#### [Collected data]
● ● ● ● ●
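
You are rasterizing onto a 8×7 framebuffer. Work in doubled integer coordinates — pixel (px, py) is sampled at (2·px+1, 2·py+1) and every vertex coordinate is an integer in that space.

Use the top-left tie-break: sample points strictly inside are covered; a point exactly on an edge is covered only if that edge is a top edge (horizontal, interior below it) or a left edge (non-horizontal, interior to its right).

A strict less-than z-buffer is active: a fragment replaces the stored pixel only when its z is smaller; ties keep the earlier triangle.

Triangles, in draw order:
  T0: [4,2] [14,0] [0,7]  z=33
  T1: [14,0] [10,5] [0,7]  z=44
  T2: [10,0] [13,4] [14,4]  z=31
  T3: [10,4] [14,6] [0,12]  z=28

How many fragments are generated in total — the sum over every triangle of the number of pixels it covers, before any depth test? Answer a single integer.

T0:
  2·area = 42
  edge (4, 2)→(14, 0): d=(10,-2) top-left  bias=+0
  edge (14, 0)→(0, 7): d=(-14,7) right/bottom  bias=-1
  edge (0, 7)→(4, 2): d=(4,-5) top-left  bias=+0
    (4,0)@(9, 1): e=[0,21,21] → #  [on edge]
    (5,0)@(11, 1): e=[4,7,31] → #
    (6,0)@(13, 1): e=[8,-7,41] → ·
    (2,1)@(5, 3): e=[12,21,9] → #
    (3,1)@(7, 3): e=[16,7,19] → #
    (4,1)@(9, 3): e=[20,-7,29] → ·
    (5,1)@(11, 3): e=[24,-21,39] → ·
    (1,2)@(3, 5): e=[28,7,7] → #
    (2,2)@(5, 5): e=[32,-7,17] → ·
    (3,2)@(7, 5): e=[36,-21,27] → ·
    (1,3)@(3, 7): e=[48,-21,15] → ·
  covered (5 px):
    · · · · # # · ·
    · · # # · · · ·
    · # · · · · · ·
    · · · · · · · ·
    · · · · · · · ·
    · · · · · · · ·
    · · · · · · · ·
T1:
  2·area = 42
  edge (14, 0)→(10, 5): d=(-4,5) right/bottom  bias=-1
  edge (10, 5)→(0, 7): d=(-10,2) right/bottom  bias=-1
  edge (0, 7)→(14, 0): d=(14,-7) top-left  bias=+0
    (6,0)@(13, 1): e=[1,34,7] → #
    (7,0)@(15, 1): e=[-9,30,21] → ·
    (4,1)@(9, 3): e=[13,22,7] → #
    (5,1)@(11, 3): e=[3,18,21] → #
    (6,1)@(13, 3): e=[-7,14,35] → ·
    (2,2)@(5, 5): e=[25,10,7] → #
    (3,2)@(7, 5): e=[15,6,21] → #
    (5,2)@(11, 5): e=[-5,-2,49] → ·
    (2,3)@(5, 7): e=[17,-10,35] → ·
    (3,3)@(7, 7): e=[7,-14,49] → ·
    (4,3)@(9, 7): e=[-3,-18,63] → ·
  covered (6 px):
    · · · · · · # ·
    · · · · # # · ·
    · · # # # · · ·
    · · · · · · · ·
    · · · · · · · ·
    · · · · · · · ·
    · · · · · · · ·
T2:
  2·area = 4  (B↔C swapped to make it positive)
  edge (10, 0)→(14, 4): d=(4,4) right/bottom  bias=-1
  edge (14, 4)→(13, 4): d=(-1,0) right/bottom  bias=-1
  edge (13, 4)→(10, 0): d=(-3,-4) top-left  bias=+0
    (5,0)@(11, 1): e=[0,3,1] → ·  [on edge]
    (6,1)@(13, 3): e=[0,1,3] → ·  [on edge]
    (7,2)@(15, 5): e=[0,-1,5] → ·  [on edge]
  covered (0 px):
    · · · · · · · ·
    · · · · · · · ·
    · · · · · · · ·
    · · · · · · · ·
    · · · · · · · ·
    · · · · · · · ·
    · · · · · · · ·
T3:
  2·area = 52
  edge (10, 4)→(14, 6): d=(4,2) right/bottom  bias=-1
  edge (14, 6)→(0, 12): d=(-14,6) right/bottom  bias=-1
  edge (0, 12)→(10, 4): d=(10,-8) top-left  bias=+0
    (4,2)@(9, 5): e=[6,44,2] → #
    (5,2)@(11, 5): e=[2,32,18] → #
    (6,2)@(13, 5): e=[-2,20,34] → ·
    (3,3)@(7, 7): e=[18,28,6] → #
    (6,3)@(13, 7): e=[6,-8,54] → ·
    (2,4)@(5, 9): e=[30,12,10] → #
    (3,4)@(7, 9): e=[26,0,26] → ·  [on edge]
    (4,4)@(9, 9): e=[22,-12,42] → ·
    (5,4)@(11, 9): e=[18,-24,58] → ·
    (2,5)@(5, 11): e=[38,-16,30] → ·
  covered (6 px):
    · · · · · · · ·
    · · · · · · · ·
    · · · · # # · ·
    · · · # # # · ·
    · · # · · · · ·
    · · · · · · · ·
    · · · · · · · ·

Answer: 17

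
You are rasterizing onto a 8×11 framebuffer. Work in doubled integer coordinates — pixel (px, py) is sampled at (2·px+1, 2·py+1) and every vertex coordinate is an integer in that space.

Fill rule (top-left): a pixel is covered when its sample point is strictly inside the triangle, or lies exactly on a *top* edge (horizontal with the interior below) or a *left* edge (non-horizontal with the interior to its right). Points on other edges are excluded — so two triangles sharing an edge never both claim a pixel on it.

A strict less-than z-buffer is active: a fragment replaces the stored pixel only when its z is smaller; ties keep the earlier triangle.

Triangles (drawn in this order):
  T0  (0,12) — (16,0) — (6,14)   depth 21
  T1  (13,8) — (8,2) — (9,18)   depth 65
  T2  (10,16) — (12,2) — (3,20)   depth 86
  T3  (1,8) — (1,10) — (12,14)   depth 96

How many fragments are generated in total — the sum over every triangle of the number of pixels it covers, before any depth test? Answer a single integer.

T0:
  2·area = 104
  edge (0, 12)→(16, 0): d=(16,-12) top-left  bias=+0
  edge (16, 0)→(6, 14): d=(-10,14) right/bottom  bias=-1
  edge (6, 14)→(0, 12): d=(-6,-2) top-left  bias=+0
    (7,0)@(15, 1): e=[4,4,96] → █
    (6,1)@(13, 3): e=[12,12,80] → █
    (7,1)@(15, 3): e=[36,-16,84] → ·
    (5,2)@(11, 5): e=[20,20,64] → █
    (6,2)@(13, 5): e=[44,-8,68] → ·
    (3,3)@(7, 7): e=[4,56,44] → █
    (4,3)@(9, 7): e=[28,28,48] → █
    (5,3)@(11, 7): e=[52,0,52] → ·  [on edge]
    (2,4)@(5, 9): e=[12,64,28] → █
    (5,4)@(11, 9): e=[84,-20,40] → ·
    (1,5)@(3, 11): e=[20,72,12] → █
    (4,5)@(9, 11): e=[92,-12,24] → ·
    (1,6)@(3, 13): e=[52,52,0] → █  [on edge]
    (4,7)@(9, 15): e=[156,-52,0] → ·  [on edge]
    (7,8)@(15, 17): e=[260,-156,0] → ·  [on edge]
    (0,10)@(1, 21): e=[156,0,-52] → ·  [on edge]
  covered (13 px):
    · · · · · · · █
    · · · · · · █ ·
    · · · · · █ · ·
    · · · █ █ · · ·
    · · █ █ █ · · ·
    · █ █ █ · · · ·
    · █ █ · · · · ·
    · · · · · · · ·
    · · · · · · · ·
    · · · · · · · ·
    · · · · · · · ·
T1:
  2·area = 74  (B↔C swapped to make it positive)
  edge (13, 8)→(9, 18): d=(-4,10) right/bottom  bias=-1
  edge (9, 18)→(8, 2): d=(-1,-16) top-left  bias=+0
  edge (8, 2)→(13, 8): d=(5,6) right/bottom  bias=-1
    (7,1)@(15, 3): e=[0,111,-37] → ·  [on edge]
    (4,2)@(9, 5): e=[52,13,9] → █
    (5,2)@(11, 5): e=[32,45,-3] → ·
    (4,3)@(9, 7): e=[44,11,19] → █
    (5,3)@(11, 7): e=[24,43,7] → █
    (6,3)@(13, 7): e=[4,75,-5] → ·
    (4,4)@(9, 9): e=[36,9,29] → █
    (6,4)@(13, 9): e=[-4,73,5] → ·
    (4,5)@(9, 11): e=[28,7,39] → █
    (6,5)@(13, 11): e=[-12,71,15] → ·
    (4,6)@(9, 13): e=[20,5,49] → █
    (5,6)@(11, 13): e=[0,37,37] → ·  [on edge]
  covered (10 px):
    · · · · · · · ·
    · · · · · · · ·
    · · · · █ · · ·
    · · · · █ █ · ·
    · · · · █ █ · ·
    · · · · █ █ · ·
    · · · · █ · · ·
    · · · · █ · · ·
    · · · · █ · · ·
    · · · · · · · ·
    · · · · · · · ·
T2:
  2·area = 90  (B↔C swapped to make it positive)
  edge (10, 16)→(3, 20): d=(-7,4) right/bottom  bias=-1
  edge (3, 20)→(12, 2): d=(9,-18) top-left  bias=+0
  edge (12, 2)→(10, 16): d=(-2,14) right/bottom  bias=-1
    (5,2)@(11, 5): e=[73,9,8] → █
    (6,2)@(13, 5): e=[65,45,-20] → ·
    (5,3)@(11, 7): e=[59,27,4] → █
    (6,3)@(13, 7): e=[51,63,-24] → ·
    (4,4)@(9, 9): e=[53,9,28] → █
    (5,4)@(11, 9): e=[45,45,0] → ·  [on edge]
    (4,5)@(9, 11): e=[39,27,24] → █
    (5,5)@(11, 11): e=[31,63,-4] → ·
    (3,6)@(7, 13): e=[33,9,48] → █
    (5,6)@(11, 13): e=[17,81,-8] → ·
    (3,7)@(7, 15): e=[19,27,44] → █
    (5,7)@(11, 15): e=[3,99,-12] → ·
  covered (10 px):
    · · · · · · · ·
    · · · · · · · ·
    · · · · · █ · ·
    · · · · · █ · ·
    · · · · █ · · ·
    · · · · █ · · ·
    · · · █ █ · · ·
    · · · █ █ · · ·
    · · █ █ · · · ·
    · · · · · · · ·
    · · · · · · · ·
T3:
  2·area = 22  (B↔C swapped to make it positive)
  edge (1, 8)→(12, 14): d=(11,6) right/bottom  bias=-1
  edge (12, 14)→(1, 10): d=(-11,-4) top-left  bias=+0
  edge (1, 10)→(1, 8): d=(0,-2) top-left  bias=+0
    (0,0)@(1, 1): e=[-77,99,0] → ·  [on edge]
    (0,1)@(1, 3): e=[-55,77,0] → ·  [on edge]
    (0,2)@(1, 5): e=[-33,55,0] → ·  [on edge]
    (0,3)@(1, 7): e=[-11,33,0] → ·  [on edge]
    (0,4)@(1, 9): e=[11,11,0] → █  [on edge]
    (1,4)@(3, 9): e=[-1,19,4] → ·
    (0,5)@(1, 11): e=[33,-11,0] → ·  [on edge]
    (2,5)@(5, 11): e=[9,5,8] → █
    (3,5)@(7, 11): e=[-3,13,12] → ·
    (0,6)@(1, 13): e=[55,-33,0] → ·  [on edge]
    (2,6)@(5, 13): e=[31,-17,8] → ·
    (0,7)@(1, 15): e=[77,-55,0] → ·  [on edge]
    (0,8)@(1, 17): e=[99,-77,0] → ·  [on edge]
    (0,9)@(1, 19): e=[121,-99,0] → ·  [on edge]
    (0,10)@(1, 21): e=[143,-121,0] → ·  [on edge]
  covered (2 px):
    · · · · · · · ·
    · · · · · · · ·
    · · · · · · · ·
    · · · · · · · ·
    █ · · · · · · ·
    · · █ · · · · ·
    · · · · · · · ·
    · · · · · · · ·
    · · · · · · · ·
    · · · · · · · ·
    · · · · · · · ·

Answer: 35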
● ● ● ● ●
#### [Brief]
Only the lines containing the word "rasterizing" should be returned from the data above.

#### [Written answer]
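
You are rasterizing onto a 8×7 framebuffer. Work in doubled integer coordinates — pixel (px, py) is sampled at (2·px+1, 2·py+1) and every vertex coordinate is an integer in that space.
You are rasterizing onto a 8×11 framebuffer. Work in doubled integer coordinates — pixel (px, py) is sampled at (2·px+1, 2·py+1) and every vertex coordinate is an integer in that space.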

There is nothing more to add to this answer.